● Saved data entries
*** Block opens ***
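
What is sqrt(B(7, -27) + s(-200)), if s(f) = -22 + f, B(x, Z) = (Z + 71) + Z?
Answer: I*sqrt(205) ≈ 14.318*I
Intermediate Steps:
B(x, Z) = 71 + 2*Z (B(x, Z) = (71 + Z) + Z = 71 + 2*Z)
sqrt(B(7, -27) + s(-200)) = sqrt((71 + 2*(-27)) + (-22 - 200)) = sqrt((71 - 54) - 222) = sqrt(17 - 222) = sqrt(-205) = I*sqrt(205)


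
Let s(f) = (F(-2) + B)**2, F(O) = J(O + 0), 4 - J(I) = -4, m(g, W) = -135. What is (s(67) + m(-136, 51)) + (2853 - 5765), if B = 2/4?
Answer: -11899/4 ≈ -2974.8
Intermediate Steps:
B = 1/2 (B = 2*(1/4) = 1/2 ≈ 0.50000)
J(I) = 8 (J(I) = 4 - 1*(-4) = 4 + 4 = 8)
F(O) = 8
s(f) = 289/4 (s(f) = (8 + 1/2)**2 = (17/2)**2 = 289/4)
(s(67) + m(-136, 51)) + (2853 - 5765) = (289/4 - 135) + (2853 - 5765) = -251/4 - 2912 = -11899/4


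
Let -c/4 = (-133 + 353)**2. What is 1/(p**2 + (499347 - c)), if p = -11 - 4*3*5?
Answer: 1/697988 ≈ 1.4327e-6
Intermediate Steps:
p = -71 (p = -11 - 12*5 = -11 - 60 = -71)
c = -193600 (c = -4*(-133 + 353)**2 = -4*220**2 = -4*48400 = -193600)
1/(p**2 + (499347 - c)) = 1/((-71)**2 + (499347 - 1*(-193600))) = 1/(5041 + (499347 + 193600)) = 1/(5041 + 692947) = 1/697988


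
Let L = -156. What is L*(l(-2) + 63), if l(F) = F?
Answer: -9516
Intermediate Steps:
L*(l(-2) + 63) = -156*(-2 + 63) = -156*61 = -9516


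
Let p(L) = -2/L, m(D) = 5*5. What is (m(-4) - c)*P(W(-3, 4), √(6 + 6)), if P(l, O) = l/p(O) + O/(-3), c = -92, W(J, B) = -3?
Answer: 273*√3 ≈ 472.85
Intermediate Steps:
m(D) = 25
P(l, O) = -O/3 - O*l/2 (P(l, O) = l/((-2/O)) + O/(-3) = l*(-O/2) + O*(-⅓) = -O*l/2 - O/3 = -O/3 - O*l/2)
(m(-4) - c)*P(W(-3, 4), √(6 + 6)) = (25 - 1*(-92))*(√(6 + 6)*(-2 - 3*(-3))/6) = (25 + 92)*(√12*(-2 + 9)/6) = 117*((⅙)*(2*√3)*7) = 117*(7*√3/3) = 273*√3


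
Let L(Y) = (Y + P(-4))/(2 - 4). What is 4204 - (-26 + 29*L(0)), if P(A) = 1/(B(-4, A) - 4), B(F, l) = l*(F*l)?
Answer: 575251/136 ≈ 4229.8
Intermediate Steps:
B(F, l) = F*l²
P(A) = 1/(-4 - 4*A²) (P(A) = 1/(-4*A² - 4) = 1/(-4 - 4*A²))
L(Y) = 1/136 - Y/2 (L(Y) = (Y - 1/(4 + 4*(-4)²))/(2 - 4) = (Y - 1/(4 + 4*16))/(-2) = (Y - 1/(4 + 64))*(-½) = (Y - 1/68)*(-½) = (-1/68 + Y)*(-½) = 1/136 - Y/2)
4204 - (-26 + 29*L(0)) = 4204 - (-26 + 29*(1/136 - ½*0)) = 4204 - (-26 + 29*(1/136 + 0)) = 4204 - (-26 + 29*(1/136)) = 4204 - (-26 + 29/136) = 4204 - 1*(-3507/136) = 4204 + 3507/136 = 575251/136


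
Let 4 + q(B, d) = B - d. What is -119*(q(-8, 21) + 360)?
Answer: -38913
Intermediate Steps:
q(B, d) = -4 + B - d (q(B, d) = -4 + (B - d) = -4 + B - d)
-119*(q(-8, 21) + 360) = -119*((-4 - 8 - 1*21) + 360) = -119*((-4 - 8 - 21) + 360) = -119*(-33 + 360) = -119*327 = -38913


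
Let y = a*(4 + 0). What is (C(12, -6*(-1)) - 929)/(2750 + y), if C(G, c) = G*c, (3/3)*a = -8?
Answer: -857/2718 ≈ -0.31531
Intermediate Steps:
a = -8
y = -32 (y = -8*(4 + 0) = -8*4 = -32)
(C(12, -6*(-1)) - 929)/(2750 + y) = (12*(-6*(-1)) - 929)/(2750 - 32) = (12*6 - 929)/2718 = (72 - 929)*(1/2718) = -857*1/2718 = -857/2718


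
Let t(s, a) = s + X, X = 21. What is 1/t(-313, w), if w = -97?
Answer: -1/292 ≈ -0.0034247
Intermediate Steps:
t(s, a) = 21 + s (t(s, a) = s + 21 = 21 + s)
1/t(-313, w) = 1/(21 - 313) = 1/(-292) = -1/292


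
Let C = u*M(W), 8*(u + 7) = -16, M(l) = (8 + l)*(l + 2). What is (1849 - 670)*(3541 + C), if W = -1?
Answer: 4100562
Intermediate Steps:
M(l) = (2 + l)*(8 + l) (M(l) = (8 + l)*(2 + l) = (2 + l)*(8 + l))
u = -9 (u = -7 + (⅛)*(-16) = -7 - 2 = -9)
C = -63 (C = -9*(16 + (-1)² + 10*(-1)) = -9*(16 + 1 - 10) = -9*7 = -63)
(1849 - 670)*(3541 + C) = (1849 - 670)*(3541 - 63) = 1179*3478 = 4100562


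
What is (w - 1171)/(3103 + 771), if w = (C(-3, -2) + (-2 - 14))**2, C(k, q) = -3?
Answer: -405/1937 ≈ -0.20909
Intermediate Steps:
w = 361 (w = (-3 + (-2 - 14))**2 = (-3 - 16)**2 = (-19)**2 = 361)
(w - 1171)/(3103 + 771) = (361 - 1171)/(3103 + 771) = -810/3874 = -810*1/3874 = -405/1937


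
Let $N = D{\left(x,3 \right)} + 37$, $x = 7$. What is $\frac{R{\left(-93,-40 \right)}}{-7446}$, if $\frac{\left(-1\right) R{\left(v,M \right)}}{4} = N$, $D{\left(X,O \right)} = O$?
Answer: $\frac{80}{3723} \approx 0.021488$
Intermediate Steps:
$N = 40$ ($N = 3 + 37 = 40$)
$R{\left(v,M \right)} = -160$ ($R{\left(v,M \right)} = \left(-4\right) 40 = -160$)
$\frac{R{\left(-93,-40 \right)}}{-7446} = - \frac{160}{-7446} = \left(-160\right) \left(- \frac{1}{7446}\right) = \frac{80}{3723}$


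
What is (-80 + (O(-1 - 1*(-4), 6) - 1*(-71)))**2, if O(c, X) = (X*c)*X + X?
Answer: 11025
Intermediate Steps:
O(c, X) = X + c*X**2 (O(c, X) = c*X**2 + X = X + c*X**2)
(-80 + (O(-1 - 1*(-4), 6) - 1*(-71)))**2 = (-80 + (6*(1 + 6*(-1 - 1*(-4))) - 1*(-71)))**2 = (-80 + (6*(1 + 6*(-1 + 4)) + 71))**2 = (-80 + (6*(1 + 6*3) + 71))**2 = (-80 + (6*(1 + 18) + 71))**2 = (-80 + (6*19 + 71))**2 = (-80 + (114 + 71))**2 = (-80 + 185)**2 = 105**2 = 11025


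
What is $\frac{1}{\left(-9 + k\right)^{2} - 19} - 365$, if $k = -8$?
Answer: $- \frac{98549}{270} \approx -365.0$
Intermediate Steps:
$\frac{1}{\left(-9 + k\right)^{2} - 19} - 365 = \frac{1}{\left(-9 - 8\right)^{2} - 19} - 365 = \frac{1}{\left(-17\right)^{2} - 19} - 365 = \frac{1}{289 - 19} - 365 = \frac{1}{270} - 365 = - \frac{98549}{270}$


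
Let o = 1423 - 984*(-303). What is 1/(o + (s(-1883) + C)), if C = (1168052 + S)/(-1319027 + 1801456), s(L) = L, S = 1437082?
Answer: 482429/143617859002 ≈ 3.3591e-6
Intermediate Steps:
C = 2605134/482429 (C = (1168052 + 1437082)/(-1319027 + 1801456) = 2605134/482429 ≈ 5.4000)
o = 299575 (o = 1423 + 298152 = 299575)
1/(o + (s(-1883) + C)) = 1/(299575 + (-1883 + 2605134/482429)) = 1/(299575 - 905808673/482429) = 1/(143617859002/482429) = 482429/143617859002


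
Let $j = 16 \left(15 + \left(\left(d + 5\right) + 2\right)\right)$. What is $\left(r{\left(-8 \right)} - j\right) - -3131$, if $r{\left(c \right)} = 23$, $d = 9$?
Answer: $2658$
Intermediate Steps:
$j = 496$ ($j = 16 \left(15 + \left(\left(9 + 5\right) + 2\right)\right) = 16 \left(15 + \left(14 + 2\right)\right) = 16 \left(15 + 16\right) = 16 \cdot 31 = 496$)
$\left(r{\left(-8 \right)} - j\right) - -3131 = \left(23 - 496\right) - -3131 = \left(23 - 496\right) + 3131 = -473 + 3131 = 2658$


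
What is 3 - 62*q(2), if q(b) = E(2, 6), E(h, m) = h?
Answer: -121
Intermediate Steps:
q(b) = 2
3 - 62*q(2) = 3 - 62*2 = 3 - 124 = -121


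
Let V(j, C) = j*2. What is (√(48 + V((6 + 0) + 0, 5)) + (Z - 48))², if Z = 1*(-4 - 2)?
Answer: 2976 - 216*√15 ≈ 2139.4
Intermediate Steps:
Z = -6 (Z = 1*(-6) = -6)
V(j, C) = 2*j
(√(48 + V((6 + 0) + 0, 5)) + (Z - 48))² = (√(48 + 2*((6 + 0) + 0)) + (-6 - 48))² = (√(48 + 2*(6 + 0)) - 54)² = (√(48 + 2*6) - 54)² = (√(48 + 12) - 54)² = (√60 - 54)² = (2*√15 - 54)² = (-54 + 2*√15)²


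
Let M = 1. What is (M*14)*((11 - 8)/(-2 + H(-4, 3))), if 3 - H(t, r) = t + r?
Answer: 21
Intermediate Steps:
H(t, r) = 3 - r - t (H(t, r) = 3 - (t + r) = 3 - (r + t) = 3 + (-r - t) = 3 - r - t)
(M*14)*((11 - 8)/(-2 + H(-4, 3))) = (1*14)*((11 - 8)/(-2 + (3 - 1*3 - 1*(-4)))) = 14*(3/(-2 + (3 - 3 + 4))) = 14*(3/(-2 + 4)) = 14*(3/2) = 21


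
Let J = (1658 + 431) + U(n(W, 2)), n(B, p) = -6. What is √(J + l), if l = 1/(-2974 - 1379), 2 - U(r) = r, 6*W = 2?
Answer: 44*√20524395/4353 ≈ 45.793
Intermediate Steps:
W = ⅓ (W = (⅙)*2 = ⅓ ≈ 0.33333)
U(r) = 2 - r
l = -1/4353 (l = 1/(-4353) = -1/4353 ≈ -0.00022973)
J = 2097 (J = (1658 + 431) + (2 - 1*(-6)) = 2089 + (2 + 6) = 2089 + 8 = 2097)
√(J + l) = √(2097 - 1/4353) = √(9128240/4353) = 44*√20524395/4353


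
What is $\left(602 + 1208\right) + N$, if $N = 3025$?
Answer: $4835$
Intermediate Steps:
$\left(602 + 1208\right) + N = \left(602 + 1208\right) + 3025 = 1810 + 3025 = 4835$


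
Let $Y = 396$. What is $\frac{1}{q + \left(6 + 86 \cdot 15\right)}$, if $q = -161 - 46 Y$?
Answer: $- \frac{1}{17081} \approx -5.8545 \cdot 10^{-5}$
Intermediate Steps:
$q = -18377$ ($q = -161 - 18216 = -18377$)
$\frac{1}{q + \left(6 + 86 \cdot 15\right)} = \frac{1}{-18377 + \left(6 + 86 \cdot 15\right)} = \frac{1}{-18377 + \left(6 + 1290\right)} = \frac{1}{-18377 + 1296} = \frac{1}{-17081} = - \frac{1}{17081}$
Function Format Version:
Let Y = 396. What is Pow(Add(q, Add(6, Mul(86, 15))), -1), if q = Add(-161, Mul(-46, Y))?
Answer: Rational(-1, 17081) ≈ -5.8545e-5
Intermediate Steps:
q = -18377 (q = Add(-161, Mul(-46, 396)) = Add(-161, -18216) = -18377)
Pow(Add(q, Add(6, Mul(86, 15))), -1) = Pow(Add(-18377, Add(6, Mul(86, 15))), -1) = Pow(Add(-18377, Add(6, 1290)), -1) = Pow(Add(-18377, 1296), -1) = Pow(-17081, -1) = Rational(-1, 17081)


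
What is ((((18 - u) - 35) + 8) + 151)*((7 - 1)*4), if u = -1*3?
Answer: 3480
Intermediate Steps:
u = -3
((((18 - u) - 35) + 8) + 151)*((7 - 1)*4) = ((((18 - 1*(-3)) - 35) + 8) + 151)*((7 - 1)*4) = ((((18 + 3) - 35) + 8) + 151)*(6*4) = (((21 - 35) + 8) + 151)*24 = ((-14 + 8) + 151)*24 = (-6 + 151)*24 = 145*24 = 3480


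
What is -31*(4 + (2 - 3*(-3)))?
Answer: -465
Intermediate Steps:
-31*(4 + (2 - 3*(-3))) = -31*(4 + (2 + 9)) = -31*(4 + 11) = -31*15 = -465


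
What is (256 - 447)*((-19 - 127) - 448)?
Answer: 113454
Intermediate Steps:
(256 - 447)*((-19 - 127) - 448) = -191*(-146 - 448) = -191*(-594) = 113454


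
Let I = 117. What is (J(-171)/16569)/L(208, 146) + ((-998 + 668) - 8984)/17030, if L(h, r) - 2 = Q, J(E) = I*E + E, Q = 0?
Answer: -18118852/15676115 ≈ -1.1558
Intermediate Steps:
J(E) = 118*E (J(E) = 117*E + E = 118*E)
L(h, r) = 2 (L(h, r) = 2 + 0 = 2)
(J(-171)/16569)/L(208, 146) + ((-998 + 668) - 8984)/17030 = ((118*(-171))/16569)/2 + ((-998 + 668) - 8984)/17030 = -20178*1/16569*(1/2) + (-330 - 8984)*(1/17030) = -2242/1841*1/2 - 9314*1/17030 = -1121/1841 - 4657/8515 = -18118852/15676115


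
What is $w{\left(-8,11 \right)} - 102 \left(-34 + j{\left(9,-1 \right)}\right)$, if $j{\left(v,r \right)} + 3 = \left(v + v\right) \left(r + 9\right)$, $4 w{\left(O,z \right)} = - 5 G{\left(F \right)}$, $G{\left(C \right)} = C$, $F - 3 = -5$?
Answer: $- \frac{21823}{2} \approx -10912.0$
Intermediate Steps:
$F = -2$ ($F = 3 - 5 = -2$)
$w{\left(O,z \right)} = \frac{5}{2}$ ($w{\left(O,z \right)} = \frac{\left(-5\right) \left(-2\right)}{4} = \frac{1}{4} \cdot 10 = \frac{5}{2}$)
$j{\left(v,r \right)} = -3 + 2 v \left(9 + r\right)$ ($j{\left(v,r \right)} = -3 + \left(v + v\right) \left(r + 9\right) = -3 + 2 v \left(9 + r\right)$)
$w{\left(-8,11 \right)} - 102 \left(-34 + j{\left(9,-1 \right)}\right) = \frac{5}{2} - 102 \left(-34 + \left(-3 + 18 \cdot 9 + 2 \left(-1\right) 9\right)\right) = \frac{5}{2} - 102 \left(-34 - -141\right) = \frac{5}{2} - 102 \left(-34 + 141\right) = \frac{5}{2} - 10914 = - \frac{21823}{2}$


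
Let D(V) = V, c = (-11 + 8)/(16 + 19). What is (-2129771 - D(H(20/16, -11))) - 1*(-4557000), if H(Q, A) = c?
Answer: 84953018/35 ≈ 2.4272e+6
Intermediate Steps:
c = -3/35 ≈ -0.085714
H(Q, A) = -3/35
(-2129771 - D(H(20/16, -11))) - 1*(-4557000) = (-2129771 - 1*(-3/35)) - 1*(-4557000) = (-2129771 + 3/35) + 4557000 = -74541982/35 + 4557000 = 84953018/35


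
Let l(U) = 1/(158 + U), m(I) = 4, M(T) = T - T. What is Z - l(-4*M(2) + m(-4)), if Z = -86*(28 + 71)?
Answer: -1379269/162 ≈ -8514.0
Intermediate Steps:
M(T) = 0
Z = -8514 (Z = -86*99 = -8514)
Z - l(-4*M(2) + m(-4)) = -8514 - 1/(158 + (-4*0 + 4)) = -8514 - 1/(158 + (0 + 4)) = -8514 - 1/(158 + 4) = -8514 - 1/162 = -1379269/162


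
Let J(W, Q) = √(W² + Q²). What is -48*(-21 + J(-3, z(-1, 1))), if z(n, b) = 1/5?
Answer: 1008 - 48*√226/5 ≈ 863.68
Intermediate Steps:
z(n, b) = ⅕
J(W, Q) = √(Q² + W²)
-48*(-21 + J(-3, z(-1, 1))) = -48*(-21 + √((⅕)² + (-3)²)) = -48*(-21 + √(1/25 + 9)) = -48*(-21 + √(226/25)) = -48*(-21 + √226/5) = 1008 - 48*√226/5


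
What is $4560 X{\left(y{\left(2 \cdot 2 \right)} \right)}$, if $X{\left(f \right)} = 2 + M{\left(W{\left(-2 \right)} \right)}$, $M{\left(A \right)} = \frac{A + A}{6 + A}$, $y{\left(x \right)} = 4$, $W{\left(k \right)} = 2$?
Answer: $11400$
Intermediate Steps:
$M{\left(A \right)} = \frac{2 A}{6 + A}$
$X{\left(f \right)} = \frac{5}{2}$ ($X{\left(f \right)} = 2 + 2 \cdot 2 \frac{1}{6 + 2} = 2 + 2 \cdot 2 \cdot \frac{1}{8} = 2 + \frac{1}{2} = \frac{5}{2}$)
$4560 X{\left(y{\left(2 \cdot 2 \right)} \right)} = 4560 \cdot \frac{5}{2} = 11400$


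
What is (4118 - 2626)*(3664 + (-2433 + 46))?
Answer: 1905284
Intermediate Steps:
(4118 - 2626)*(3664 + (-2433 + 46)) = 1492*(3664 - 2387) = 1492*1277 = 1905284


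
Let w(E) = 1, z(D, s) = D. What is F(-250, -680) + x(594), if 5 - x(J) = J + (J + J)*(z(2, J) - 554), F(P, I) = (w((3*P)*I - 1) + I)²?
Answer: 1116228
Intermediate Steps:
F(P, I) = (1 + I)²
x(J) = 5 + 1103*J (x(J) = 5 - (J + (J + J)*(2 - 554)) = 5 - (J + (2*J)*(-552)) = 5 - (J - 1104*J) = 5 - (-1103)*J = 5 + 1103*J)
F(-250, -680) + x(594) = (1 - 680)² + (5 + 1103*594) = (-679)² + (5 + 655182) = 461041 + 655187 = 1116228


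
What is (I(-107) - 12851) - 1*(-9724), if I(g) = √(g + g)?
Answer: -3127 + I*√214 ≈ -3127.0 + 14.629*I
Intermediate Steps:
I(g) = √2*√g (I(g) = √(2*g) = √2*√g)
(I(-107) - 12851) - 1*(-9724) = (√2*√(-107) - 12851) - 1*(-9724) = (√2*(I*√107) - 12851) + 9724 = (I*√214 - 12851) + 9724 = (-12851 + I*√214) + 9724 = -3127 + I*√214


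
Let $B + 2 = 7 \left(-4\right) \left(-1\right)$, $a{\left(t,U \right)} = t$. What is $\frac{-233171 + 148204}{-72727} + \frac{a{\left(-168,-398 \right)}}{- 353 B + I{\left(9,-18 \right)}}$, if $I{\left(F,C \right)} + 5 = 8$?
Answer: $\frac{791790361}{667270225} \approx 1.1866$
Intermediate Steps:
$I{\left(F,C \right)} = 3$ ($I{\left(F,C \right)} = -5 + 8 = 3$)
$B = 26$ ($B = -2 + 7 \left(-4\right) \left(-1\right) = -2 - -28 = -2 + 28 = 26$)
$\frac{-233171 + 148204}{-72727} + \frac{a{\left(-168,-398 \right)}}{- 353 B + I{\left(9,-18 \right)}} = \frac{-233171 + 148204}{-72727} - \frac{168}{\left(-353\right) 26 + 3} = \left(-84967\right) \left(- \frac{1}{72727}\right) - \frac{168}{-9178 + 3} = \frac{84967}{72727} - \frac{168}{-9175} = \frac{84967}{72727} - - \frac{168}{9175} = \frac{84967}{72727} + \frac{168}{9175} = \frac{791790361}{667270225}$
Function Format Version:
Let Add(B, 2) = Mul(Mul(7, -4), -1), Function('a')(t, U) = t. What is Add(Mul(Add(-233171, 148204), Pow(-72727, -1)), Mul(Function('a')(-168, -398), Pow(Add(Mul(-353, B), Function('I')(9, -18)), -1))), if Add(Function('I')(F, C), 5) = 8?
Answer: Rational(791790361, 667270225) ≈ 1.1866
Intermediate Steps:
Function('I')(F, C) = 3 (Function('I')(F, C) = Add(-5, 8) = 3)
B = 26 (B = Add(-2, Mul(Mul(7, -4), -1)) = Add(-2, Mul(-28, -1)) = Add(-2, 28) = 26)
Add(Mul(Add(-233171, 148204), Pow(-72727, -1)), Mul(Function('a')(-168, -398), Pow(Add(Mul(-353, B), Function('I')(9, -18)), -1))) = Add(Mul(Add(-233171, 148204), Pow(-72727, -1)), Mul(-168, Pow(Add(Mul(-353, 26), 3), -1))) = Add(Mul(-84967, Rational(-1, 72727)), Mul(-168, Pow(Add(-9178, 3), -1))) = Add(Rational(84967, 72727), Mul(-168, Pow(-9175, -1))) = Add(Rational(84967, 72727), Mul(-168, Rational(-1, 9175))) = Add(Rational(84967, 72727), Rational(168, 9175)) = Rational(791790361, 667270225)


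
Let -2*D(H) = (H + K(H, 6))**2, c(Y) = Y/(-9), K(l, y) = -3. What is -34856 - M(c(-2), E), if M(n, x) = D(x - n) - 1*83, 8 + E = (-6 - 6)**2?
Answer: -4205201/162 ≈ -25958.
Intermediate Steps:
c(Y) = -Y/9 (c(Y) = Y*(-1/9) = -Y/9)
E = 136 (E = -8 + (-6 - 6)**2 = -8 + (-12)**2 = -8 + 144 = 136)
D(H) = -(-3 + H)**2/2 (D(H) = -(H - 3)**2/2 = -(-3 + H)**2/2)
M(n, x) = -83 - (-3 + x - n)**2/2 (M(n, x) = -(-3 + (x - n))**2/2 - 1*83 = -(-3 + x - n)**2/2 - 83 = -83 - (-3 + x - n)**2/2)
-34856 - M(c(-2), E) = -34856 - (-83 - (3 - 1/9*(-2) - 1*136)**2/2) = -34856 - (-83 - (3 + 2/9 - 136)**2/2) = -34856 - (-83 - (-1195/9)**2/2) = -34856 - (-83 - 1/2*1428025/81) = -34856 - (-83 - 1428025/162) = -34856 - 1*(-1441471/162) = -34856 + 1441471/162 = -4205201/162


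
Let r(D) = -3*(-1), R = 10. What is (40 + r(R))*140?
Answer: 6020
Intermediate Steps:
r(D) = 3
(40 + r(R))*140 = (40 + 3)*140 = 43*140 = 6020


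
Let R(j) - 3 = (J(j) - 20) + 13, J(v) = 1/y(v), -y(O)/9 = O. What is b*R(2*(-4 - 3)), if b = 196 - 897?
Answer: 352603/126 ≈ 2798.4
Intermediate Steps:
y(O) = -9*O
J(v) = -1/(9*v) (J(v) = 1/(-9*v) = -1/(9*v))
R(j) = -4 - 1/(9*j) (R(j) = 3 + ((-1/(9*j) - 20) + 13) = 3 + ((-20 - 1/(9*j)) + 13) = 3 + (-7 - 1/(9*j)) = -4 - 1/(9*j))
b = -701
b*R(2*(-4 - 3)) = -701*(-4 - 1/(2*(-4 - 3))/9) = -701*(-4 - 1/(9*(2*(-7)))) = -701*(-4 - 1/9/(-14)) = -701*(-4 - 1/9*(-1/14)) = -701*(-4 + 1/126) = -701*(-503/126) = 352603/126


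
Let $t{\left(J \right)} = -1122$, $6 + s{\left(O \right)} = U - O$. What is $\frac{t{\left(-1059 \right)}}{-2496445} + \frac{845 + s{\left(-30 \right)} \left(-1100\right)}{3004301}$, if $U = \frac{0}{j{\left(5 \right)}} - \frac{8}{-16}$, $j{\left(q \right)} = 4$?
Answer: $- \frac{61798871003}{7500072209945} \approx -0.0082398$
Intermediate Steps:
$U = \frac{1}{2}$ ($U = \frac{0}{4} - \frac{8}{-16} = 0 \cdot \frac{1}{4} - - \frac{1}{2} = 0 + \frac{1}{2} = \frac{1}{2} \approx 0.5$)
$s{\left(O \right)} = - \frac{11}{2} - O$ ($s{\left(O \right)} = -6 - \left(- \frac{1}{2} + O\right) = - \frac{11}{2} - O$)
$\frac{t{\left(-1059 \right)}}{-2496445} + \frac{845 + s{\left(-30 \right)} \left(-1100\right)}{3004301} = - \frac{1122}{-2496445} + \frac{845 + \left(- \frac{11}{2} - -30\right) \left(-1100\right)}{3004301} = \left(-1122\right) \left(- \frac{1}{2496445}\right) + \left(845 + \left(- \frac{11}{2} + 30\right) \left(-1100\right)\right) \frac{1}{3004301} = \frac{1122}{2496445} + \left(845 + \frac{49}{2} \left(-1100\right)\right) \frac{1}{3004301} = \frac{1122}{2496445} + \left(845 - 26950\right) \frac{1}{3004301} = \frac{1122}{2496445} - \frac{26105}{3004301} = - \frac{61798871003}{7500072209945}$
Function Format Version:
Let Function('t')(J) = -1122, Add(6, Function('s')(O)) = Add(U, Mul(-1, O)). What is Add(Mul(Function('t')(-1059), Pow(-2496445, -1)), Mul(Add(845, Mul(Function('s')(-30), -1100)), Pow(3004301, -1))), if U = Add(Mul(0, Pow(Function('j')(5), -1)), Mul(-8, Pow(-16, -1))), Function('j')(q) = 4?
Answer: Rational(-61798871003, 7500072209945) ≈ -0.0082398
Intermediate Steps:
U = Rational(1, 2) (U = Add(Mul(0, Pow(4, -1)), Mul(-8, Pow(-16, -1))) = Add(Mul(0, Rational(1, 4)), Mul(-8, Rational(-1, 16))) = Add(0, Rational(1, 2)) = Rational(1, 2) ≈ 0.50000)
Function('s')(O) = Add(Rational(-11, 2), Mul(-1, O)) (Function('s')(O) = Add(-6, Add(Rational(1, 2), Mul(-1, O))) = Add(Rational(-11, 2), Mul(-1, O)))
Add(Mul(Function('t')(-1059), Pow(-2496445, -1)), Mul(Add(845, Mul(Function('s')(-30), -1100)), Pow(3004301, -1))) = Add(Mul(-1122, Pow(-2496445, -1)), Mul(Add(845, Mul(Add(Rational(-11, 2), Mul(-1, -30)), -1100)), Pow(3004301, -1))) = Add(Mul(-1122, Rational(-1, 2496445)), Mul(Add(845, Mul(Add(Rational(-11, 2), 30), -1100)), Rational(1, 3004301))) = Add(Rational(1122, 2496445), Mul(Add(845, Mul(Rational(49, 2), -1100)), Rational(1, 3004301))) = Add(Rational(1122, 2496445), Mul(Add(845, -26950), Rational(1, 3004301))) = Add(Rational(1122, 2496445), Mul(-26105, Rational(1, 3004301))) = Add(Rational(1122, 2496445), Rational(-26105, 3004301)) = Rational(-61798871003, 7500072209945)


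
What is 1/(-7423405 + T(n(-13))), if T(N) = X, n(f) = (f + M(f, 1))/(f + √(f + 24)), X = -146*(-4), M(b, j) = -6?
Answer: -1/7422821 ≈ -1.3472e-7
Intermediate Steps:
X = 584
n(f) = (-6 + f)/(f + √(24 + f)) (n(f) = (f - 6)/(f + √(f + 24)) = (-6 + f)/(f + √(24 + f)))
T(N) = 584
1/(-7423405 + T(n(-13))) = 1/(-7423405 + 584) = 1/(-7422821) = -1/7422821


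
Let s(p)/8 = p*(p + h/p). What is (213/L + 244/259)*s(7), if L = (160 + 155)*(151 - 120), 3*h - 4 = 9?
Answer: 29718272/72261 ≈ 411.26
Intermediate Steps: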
*** Block closes ***
Repeat only the lines running from the line that contains "Answer: Rational(-61798871003, 7500072209945)" through the last line above, inclusive.

● Written answer
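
Answer: Rational(-61798871003, 7500072209945) ≈ -0.0082398
Intermediate Steps:
U = Rational(1, 2) (U = Add(Mul(0, Pow(4, -1)), Mul(-8, Pow(-16, -1))) = Add(Mul(0, Rational(1, 4)), Mul(-8, Rational(-1, 16))) = Add(0, Rational(1, 2)) = Rational(1, 2) ≈ 0.50000)
Function('s')(O) = Add(Rational(-11, 2), Mul(-1, O)) (Function('s')(O) = Add(-6, Add(Rational(1, 2), Mul(-1, O))) = Add(Rational(-11, 2), Mul(-1, O)))
Add(Mul(Function('t')(-1059), Pow(-2496445, -1)), Mul(Add(845, Mul(Function('s')(-30), -1100)), Pow(3004301, -1))) = Add(Mul(-1122, Pow(-2496445, -1)), Mul(Add(845, Mul(Add(Rational(-11, 2), Mul(-1, -30)), -1100)), Pow(3004301, -1))) = Add(Mul(-1122, Rational(-1, 2496445)), Mul(Add(845, Mul(Add(Rational(-11, 2), 30), -1100)), Rational(1, 3004301))) = Add(Rational(1122, 2496445), Mul(Add(845, Mul(Rational(49, 2), -1100)), Rational(1, 3004301))) = Add(Rational(1122, 2496445), Mul(Add(845, -26950), Rational(1, 3004301))) = Add(Rational(1122, 2496445), Mul(-26105, Rational(1, 3004301))) = Add(Rational(1122, 2496445), Rational(-26105, 3004301)) = Rational(-61798871003, 7500072209945)


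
What is 1/(-7423405 + T(n(-13))), if T(N) = X, n(f) = (f + M(f, 1))/(f + √(f + 24)), X = -146*(-4), M(b, j) = -6?
Answer: -1/7422821 ≈ -1.3472e-7
Intermediate Steps:
X = 584
n(f) = (-6 + f)/(f + √(24 + f)) (n(f) = (f - 6)/(f + √(f + 24)) = (-6 + f)/(f + √(24 + f)))
T(N) = 584
1/(-7423405 + T(n(-13))) = 1/(-7423405 + 584) = 1/(-7422821) = -1/7422821


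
Let s(p)/8 = p*(p + h/p). What is (213/L + 244/259)*s(7), if L = (160 + 155)*(151 - 120), 3*h - 4 = 9?
Answer: 29718272/72261 ≈ 411.26
Intermediate Steps: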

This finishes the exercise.